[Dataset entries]
---+---

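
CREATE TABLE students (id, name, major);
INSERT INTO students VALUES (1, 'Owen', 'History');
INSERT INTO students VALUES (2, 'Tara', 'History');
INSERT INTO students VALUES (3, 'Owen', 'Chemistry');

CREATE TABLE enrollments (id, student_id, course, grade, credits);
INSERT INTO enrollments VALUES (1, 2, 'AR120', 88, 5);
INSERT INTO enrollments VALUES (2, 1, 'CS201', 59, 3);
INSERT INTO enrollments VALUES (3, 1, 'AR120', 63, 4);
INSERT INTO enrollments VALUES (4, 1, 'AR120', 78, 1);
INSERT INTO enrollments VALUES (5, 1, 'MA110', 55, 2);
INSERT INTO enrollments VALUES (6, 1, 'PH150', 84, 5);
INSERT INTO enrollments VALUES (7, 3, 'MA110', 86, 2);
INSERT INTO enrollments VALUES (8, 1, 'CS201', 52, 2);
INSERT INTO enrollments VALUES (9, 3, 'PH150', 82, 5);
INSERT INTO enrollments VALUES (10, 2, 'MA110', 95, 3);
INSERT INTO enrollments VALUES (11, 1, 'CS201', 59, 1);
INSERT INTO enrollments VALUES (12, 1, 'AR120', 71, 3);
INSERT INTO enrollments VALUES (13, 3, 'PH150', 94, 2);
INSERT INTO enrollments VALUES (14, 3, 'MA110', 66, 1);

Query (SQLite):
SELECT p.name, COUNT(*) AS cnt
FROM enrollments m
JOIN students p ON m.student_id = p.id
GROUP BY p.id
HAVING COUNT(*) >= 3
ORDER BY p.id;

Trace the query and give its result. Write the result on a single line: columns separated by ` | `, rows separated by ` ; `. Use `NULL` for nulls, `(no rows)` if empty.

Owen | 8 ; Owen | 4

Join each enrollments row to its students via student_id.
Group joined rows by students.id; compute COUNT(*) per group.
HAVING: keep groups with count ≥ 3.
  1: ids {2, 3, 4, 5, 6, 8, 11, 12} → COUNT(*)=8
  2: ids {1, 10} → COUNT(*)=2
  3: ids {7, 9, 13, 14} → COUNT(*)=4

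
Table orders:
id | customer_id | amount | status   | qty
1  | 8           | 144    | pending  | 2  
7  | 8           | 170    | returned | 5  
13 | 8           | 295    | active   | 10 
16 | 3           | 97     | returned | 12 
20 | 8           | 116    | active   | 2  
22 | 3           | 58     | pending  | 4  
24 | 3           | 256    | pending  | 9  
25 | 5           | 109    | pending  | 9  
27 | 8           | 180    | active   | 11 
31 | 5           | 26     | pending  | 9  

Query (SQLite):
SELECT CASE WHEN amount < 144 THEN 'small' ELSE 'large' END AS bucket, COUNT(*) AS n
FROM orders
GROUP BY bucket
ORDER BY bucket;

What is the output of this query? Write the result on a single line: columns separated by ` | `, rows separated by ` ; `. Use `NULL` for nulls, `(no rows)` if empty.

Bucket rows by amount < 144 → 'small' else 'large'; count each bucket.

large | 5 ; small | 5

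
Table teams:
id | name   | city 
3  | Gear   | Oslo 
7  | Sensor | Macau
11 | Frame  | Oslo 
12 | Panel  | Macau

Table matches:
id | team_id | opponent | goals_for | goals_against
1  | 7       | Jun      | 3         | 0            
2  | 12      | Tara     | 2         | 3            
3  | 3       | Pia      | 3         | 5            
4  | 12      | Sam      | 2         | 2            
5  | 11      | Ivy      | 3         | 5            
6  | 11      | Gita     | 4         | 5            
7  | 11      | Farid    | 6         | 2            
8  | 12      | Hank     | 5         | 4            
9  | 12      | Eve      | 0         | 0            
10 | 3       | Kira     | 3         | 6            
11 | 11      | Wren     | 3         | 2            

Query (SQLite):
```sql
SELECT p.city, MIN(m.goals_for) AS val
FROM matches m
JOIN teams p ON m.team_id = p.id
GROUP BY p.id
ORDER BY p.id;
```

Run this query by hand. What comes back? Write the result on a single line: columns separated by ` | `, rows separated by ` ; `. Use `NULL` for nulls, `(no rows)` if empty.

Oslo | 3 ; Macau | 3 ; Oslo | 3 ; Macau | 0

Join each matches row to its teams via team_id.
Group joined rows by teams.id; compute MIN(m.goals_for) per group.
  3: ids {3, 10} → MIN(m.goals_for)=3
  7: ids {1} → MIN(m.goals_for)=3
  11: ids {5, 6, 7, 11} → MIN(m.goals_for)=3
  12: ids {2, 4, 8, 9} → MIN(m.goals_for)=0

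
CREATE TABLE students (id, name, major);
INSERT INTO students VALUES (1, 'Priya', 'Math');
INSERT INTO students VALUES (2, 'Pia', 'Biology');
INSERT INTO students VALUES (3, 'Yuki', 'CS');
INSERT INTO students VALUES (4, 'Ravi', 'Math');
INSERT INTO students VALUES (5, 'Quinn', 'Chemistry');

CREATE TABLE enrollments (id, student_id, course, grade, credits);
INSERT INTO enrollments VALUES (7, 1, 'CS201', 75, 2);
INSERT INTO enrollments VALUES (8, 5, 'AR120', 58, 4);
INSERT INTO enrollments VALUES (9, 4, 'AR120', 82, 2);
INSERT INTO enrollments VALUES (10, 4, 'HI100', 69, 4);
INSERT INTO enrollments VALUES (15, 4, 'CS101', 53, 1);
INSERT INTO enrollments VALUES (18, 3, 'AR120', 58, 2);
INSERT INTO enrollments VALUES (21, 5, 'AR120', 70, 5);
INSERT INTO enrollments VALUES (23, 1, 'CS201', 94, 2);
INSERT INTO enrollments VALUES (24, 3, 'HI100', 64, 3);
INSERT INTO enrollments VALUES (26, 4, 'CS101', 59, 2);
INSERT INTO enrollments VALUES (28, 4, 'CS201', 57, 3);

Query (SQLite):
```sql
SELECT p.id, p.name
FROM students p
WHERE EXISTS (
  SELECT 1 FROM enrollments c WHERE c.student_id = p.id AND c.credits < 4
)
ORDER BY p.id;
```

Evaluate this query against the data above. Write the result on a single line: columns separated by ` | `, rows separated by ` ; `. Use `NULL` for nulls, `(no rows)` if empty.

For each students row, check whether any enrollments with matching student_id has credits < 4.
Keep rows where that is true.

1 | Priya ; 3 | Yuki ; 4 | Ravi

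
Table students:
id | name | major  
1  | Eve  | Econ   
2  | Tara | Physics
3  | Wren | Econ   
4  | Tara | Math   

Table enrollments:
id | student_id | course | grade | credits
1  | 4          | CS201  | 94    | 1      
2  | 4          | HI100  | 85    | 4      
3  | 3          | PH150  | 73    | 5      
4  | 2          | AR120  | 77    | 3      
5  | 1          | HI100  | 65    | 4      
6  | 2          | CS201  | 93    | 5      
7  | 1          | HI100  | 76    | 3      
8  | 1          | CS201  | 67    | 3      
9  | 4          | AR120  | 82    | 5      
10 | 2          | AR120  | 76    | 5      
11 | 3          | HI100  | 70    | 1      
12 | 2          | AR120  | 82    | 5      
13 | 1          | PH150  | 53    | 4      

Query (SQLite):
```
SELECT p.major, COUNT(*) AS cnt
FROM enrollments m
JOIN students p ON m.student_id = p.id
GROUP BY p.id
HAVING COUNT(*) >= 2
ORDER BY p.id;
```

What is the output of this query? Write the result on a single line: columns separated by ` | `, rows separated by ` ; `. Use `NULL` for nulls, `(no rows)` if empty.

Econ | 4 ; Physics | 4 ; Econ | 2 ; Math | 3

Join each enrollments row to its students via student_id.
Group joined rows by students.id; compute COUNT(*) per group.
HAVING: keep groups with count ≥ 2.
  1: ids {5, 7, 8, 13} → COUNT(*)=4
  2: ids {4, 6, 10, 12} → COUNT(*)=4
  3: ids {3, 11} → COUNT(*)=2
  4: ids {1, 2, 9} → COUNT(*)=3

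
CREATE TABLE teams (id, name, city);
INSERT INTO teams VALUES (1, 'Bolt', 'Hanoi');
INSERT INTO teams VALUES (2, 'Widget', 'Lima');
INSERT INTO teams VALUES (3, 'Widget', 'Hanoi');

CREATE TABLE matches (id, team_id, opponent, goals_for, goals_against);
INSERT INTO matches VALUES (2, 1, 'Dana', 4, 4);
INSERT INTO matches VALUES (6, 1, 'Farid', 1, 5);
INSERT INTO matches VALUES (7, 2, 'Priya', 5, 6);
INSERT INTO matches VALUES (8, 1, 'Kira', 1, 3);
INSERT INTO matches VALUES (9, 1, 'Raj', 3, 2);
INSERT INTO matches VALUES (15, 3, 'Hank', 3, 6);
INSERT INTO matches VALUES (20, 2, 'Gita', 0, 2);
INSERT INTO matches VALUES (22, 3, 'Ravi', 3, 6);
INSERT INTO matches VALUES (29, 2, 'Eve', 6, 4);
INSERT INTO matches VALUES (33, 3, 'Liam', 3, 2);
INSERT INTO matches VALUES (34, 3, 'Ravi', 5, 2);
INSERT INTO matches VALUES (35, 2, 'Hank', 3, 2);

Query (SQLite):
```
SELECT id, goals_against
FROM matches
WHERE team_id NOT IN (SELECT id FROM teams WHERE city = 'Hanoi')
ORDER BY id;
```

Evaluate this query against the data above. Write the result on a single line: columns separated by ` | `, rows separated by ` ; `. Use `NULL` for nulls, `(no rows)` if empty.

Inner query: teams.id where city = 'Hanoi'.
Outer: keep matches rows whose team_id is not in that set.
Inner query → {1, 3}

7 | 6 ; 20 | 2 ; 29 | 4 ; 35 | 2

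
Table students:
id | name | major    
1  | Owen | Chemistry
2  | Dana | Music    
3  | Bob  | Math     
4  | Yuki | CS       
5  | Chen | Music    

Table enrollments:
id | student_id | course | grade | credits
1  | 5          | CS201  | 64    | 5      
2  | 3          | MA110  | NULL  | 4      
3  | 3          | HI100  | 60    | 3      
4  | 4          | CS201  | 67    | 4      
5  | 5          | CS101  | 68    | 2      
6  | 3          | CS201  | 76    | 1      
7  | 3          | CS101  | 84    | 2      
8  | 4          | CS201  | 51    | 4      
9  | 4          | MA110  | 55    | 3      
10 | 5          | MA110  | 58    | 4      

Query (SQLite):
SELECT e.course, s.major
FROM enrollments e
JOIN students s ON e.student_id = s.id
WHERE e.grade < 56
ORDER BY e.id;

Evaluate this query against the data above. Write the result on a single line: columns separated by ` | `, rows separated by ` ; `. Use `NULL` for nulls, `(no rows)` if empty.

CS201 | CS ; MA110 | CS

Each enrollments row matches the students row where student_id = students.id.
Then keep rows with e.grade < 56.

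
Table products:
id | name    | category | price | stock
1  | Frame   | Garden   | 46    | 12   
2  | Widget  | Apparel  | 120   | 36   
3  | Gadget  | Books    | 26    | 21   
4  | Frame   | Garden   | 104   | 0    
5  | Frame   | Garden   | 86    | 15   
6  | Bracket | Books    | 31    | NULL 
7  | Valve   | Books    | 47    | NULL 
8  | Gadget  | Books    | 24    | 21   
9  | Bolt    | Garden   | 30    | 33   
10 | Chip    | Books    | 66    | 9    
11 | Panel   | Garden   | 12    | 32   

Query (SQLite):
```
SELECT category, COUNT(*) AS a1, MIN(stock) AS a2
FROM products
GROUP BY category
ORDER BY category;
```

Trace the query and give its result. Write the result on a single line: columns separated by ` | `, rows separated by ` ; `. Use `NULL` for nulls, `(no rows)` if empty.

Group products by category.
Per group compute: COUNT(*), MIN(stock).
  Apparel: ids {2} → COUNT(*)=1, MIN(stock)=36
  Books: ids {3, 6, 7, 8, 10} → COUNT(*)=5, MIN(stock)=9
  Garden: ids {1, 4, 5, 9, 11} → COUNT(*)=5, MIN(stock)=0

Apparel | 1 | 36 ; Books | 5 | 9 ; Garden | 5 | 0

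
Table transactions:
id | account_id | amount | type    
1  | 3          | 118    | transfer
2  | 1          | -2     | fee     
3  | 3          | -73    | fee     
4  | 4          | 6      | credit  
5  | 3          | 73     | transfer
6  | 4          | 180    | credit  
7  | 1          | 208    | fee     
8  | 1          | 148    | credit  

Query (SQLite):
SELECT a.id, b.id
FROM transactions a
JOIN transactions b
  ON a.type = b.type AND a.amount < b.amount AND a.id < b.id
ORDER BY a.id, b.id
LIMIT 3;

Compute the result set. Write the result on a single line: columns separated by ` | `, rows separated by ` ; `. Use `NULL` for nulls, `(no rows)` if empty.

2 | 7 ; 3 | 7 ; 4 | 6

Pairs (a,b) with same type, a.amount < b.amount, a.id < b.id.
type groups: credit:{4,6,8} fee:{2,3,7} transfer:{1,5}
Ordered by (a.id, b.id); first 3.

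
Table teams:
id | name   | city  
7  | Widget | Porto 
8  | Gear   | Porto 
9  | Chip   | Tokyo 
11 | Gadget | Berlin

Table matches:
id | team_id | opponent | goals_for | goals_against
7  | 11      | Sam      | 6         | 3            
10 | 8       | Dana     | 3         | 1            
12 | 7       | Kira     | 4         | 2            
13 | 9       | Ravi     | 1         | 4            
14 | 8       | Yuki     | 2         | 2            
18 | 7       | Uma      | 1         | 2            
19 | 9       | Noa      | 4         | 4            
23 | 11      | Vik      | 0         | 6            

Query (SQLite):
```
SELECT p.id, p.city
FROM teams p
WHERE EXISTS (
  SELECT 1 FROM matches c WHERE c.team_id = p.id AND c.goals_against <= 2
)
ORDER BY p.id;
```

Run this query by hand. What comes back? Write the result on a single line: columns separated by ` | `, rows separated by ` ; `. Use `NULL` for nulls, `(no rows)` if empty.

For each teams row, check whether any matches with matching team_id has goals_against <= 2.
Keep rows where that is true.

7 | Porto ; 8 | Porto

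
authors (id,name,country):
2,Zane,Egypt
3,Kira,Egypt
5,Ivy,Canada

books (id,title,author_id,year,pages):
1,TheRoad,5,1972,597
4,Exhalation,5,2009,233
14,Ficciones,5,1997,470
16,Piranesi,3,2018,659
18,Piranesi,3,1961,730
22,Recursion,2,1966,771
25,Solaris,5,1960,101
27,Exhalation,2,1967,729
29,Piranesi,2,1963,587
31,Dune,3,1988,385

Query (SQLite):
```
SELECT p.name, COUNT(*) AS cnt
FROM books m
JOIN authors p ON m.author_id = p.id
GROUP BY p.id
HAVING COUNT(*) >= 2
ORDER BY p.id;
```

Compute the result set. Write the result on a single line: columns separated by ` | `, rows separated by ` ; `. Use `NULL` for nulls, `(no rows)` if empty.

Join each books row to its authors via author_id.
Group joined rows by authors.id; compute COUNT(*) per group.
HAVING: keep groups with count ≥ 2.
  2: ids {22, 27, 29} → COUNT(*)=3
  3: ids {16, 18, 31} → COUNT(*)=3
  5: ids {1, 4, 14, 25} → COUNT(*)=4

Zane | 3 ; Kira | 3 ; Ivy | 4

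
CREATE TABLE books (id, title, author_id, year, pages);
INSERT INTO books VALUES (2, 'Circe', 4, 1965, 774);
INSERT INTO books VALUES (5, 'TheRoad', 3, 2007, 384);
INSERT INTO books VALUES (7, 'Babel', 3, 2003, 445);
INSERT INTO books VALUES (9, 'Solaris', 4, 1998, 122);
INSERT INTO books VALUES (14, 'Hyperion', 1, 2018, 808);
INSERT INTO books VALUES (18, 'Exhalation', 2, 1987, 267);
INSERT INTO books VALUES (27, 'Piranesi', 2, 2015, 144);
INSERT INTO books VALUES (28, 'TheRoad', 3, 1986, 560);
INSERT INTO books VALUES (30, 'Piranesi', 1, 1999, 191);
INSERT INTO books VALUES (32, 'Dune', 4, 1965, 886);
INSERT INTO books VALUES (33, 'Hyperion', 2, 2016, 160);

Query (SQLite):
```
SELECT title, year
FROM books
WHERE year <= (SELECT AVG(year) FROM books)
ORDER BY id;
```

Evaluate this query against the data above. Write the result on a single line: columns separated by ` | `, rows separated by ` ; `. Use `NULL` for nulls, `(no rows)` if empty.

Circe | 1965 ; Exhalation | 1987 ; TheRoad | 1986 ; Dune | 1965

Scalar subquery: AVG(year) over all books rows = 1996.272727 (≈; comparison uses full precision).
Keep rows where year <= that value.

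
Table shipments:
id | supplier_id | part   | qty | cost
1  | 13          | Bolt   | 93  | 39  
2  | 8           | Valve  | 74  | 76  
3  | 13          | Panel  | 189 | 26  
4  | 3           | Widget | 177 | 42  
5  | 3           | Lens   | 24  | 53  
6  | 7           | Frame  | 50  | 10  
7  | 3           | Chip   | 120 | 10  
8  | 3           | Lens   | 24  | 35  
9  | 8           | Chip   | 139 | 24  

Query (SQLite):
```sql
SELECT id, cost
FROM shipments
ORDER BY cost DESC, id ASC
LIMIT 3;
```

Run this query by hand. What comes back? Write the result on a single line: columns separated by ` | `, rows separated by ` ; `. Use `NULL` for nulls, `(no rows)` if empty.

Sort by cost desc, tiebreak id asc: (76, id=2), (53, id=5), (42, id=4), (39, id=1), (35, id=8), (26, id=3) …. Take first 3.

2 | 76 ; 5 | 53 ; 4 | 42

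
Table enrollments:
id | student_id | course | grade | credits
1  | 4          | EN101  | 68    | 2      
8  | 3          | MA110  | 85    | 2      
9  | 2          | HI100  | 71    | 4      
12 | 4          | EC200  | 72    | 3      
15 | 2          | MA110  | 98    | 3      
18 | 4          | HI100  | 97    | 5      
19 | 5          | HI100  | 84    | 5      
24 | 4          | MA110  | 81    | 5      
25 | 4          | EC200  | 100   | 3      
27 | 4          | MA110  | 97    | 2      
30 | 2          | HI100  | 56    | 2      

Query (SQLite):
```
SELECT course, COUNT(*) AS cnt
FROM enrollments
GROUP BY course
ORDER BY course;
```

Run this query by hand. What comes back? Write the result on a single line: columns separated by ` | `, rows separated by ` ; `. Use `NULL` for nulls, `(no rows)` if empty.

Partition enrollments by course; compute COUNT(*) within each group.
  EC200: ids {12, 25} → COUNT(*)=2
  EN101: ids {1} → COUNT(*)=1
  HI100: ids {9, 18, 19, 30} → COUNT(*)=4
  MA110: ids {8, 15, 24, 27} → COUNT(*)=4

EC200 | 2 ; EN101 | 1 ; HI100 | 4 ; MA110 | 4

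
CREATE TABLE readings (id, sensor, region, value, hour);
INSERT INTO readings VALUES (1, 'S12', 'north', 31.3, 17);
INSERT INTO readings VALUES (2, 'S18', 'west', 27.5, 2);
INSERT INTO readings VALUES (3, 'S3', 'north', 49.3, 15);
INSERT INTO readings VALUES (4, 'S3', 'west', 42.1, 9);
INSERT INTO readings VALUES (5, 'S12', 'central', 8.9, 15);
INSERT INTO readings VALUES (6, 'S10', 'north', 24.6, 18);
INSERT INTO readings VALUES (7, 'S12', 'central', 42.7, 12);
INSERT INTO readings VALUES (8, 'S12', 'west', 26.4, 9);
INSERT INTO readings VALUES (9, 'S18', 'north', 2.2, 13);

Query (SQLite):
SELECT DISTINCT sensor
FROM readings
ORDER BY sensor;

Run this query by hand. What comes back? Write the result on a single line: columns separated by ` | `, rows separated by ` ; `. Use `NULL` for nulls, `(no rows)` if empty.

S10 ; S12 ; S18 ; S3

Collect distinct sensor values from readings.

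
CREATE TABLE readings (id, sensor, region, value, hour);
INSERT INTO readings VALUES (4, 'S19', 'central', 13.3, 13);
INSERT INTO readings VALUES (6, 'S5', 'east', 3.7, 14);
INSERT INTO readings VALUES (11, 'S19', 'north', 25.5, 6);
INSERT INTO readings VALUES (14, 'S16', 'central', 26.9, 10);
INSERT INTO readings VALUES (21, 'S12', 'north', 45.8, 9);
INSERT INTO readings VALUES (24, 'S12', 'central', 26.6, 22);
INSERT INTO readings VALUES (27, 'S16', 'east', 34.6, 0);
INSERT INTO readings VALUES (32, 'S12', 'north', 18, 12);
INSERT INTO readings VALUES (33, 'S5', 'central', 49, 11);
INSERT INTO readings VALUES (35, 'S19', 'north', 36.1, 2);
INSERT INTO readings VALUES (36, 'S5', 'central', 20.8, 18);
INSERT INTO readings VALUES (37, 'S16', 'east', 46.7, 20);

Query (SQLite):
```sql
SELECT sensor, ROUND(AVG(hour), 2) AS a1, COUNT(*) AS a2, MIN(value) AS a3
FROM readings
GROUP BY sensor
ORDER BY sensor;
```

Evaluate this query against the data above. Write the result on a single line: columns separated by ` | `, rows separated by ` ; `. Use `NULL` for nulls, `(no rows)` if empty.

S12 | 14.33 | 3 | 18 ; S16 | 10 | 3 | 26.9 ; S19 | 7 | 3 | 13.3 ; S5 | 14.33 | 3 | 3.7

Group readings by sensor.
Per group compute: ROUND(AVG(hour), 2), COUNT(*), MIN(value).
  S12: ids {21, 24, 32} → ROUND(AVG(hour), 2)=14.33, COUNT(*)=3, MIN(value)=18
  S16: ids {14, 27, 37} → ROUND(AVG(hour), 2)=10, COUNT(*)=3, MIN(value)=26.9
  S19: ids {4, 11, 35} → ROUND(AVG(hour), 2)=7, COUNT(*)=3, MIN(value)=13.3
  S5: ids {6, 33, 36} → ROUND(AVG(hour), 2)=14.33, COUNT(*)=3, MIN(value)=3.7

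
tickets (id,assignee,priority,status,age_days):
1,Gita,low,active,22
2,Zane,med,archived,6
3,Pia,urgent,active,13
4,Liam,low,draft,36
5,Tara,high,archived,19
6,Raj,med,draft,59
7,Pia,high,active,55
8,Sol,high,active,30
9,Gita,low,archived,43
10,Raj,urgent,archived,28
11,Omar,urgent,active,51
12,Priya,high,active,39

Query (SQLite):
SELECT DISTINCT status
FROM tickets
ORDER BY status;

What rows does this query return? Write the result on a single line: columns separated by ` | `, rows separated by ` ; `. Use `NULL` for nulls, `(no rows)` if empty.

active ; archived ; draft

Collect distinct status values from tickets.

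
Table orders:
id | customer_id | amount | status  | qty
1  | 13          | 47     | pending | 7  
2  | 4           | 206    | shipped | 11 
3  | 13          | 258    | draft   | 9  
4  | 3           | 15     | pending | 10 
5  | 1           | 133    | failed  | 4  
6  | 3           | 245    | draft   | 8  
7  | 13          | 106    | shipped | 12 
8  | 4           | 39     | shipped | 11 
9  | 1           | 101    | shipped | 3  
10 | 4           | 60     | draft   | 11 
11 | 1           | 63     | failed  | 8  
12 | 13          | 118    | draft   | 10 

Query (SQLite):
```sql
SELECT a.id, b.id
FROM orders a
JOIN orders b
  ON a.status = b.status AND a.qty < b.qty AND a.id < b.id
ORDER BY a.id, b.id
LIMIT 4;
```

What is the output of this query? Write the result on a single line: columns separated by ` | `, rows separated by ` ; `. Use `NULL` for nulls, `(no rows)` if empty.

Pairs (a,b) with same status, a.qty < b.qty, a.id < b.id.
status groups: draft:{3,6,10,12} failed:{5,11} pending:{1,4} shipped:{2,7,8,9}
Ordered by (a.id, b.id); first 4.

1 | 4 ; 2 | 7 ; 3 | 10 ; 3 | 12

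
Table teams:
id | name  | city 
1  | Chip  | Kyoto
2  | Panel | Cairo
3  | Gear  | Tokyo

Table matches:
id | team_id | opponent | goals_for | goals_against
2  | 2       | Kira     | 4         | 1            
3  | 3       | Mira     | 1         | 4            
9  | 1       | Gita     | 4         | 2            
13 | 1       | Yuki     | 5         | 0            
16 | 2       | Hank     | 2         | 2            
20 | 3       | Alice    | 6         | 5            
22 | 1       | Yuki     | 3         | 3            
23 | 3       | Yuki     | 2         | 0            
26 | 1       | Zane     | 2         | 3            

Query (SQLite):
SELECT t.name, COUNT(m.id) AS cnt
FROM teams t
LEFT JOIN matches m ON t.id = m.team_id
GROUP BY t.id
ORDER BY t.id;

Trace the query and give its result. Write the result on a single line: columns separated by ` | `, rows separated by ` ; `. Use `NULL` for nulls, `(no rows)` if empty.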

---+---

The required output is every line above from the one with "CREATE TABLE books" down to the one with "INSERT INTO books VALUES (27, 'Piranesi', 2, 2015, 144);", restated word for word, ends included.

• [RESULT FOR THIS TASK]
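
CREATE TABLE books (id, title, author_id, year, pages);
INSERT INTO books VALUES (2, 'Circe', 4, 1965, 774);
INSERT INTO books VALUES (5, 'TheRoad', 3, 2007, 384);
INSERT INTO books VALUES (7, 'Babel', 3, 2003, 445);
INSERT INTO books VALUES (9, 'Solaris', 4, 1998, 122);
INSERT INTO books VALUES (14, 'Hyperion', 1, 2018, 808);
INSERT INTO books VALUES (18, 'Exhalation', 2, 1987, 267);
INSERT INTO books VALUES (27, 'Piranesi', 2, 2015, 144);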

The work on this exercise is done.